The records:
━━━━━━━━━━━━━━━━━━━━

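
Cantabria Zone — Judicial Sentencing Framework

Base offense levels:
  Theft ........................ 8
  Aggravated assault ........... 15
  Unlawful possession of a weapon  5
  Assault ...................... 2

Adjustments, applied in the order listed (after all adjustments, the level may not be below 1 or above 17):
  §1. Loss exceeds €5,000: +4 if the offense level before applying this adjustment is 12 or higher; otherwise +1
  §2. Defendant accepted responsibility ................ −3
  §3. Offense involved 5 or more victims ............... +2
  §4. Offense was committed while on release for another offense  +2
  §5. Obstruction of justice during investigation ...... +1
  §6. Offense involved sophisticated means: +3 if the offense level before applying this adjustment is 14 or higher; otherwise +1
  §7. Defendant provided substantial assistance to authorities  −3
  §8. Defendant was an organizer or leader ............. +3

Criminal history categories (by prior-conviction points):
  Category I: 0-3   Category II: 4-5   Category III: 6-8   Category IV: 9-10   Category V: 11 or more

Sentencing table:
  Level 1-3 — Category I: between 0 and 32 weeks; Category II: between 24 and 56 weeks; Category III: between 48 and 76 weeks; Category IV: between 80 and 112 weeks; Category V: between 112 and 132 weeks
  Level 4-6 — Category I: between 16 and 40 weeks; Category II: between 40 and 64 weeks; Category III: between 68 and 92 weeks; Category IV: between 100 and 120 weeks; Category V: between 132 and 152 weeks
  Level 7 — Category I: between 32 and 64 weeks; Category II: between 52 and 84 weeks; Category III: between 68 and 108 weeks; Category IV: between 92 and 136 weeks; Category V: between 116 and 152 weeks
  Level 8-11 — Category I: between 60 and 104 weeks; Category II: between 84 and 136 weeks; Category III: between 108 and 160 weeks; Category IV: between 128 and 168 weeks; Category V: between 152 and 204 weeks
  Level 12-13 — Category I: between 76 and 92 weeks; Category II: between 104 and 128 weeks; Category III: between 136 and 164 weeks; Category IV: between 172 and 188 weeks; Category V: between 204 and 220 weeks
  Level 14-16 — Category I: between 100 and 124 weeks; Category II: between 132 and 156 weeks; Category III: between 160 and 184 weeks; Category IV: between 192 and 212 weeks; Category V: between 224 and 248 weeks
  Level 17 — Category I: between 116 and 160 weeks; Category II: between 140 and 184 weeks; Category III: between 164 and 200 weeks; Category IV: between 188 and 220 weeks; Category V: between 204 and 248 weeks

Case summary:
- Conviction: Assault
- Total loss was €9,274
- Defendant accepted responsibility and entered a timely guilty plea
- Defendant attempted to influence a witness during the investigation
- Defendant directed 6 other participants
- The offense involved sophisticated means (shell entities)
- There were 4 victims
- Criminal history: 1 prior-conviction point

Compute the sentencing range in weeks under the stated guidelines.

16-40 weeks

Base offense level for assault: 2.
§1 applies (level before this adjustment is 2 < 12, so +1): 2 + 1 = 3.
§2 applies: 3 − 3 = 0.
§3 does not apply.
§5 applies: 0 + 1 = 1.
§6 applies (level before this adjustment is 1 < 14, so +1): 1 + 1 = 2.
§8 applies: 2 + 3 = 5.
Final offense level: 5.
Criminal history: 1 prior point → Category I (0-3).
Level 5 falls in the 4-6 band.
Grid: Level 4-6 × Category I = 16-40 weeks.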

━━━━━━━━━━━━━━━━━━━━

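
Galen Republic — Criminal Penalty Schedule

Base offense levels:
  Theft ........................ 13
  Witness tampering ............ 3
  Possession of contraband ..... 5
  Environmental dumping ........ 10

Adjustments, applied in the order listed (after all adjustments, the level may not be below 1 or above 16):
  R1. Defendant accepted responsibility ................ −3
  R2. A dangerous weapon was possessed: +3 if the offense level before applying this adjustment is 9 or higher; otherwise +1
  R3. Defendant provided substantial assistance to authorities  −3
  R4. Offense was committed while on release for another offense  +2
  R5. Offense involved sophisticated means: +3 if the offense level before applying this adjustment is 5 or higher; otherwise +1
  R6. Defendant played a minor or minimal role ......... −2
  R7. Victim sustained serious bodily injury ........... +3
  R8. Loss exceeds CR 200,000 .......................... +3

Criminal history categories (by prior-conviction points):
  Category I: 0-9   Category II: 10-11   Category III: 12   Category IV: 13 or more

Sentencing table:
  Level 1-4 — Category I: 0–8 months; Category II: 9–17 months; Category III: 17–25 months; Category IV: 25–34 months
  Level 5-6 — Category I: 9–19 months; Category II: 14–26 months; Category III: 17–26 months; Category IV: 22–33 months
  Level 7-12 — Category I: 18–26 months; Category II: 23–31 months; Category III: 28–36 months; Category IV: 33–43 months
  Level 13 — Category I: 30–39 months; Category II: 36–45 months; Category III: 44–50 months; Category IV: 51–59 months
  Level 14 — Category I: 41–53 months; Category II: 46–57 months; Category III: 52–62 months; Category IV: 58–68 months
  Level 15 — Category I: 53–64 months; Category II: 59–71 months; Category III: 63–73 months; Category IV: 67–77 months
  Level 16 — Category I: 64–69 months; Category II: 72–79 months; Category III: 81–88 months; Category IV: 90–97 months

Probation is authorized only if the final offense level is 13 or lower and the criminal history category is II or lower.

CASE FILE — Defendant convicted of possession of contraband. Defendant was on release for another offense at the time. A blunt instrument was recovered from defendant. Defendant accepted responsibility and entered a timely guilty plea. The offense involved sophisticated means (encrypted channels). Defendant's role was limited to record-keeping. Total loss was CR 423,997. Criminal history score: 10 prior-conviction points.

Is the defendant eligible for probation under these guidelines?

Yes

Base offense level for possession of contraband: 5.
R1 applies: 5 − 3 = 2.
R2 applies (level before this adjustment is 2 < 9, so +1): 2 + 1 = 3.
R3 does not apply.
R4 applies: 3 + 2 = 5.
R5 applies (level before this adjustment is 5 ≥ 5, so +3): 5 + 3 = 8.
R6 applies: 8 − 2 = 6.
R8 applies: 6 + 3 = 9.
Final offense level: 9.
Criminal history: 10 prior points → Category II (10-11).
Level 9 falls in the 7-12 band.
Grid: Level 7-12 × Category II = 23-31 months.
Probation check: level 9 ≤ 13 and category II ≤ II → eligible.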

━━━━━━━━━━━━━━━━━━━━

What is being asked: In the records above, find the line with "Level 4-6 —"; write out exactly that line and each one after it, stopping after the line with "Level 7 — Category".

Result:
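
  Level 4-6 — Category I: between 16 and 40 weeks; Category II: between 40 and 64 weeks; Category III: between 68 and 92 weeks; Category IV: between 100 and 120 weeks; Category V: between 132 and 152 weeks
  Level 7 — Category I: between 32 and 64 weeks; Category II: between 52 and 84 weeks; Category III: between 68 and 108 weeks; Category IV: between 92 and 136 weeks; Category V: between 116 and 152 weeks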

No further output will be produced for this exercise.